What is needed: Each entry below should be printed exactly as given.

[[ The data open ]]

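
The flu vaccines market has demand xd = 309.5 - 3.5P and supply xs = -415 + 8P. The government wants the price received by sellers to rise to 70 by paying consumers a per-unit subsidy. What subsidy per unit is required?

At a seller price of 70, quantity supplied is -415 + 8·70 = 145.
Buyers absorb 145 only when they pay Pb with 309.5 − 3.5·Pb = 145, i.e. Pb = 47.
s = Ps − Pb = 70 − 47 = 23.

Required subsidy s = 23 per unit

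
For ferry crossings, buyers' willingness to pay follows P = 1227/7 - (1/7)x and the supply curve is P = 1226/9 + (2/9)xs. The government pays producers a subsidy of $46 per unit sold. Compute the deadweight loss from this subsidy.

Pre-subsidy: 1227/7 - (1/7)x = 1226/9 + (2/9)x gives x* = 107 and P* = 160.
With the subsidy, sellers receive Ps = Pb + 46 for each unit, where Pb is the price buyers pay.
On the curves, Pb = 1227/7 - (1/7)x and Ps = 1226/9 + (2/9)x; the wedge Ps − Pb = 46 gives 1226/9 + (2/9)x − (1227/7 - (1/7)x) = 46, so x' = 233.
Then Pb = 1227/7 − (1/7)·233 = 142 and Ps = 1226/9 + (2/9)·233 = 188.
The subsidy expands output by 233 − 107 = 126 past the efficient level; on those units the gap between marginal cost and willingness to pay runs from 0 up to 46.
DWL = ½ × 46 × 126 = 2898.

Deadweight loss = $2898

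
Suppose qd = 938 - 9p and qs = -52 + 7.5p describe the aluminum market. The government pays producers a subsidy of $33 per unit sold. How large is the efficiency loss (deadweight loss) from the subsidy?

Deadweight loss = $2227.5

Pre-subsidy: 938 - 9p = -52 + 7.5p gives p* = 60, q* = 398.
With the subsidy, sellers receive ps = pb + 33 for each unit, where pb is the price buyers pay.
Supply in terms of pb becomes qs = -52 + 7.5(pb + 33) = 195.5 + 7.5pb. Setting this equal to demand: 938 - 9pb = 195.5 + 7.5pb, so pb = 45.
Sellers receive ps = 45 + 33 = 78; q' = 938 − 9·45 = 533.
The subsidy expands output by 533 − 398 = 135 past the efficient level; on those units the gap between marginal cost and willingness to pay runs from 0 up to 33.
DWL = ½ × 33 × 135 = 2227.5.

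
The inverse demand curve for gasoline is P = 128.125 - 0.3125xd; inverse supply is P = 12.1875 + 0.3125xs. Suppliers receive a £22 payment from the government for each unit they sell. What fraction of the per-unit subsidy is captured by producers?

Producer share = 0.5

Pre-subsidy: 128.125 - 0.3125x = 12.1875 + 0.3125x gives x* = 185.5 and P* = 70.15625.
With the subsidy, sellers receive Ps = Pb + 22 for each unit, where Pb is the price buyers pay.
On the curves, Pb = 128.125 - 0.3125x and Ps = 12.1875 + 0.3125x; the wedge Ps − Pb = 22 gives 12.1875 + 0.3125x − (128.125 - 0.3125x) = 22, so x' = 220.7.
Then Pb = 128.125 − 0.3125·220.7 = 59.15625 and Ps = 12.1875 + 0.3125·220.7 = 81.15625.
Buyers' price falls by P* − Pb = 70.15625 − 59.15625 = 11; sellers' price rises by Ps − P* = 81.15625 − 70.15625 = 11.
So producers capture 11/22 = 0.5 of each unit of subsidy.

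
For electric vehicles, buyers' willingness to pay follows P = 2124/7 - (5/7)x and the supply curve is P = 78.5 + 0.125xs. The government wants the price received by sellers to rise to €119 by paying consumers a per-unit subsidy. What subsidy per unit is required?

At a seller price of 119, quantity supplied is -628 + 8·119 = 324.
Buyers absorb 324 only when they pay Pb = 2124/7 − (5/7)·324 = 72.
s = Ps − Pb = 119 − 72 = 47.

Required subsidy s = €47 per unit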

[[ The data closed ]]

Answer box:
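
The flu vaccines market has demand xd = 309.5 - 3.5P and supply xs = -415 + 8P. The government wants the price received by sellers to rise to 70 by paying consumers a per-unit subsidy. What subsidy per unit is required?

At a seller price of 70, quantity supplied is -415 + 8·70 = 145.
Buyers absorb 145 only when they pay Pb with 309.5 − 3.5·Pb = 145, i.e. Pb = 47.
s = Ps − Pb = 70 − 47 = 23.

Required subsidy s = 23 per unit

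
For ferry crossings, buyers' willingness to pay follows P = 1227/7 - (1/7)x and the supply curve is P = 1226/9 + (2/9)xs. The government pays producers a subsidy of $46 per unit sold. Compute the deadweight loss from this subsidy.

Pre-subsidy: 1227/7 - (1/7)x = 1226/9 + (2/9)x gives x* = 107 and P* = 160.
With the subsidy, sellers receive Ps = Pb + 46 for each unit, where Pb is the price buyers pay.
On the curves, Pb = 1227/7 - (1/7)x and Ps = 1226/9 + (2/9)x; the wedge Ps − Pb = 46 gives 1226/9 + (2/9)x − (1227/7 - (1/7)x) = 46, so x' = 233.
Then Pb = 1227/7 − (1/7)·233 = 142 and Ps = 1226/9 + (2/9)·233 = 188.
The subsidy expands output by 233 − 107 = 126 past the efficient level; on those units the gap between marginal cost and willingness to pay runs from 0 up to 46.
DWL = ½ × 46 × 126 = 2898.

Deadweight loss = $2898

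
Suppose qd = 938 - 9p and qs = -52 + 7.5p describe the aluminum market. The government pays producers a subsidy of $33 per unit sold. How large is the efficiency loss (deadweight loss) from the subsidy?

Deadweight loss = $2227.5

Pre-subsidy: 938 - 9p = -52 + 7.5p gives p* = 60, q* = 398.
With the subsidy, sellers receive ps = pb + 33 for each unit, where pb is the price buyers pay.
Supply in terms of pb becomes qs = -52 + 7.5(pb + 33) = 195.5 + 7.5pb. Setting this equal to demand: 938 - 9pb = 195.5 + 7.5pb, so pb = 45.
Sellers receive ps = 45 + 33 = 78; q' = 938 − 9·45 = 533.
The subsidy expands output by 533 − 398 = 135 past the efficient level; on those units the gap between marginal cost and willingness to pay runs from 0 up to 33.
DWL = ½ × 33 × 135 = 2227.5.

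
The inverse demand curve for gasoline is P = 128.125 - 0.3125xd; inverse supply is P = 12.1875 + 0.3125xs. Suppliers receive a £22 payment from the government for each unit they sell. What fraction of the per-unit subsidy is captured by producers?

Producer share = 0.5

Pre-subsidy: 128.125 - 0.3125x = 12.1875 + 0.3125x gives x* = 185.5 and P* = 70.15625.
With the subsidy, sellers receive Ps = Pb + 22 for each unit, where Pb is the price buyers pay.
On the curves, Pb = 128.125 - 0.3125x and Ps = 12.1875 + 0.3125x; the wedge Ps − Pb = 22 gives 12.1875 + 0.3125x − (128.125 - 0.3125x) = 22, so x' = 220.7.
Then Pb = 128.125 − 0.3125·220.7 = 59.15625 and Ps = 12.1875 + 0.3125·220.7 = 81.15625.
Buyers' price falls by P* − Pb = 70.15625 − 59.15625 = 11; sellers' price rises by Ps − P* = 81.15625 − 70.15625 = 11.
So producers capture 11/22 = 0.5 of each unit of subsidy.

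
For electric vehicles, buyers' willingness to pay follows P = 2124/7 - (5/7)x and the supply curve is P = 78.5 + 0.125xs. The government wants the price received by sellers to rise to €119 by paying consumers a per-unit subsidy. What subsidy per unit is required?

At a seller price of 119, quantity supplied is -628 + 8·119 = 324.
Buyers absorb 324 only when they pay Pb = 2124/7 − (5/7)·324 = 72.
s = Ps − Pb = 119 − 72 = 47.

Required subsidy s = €47 per unit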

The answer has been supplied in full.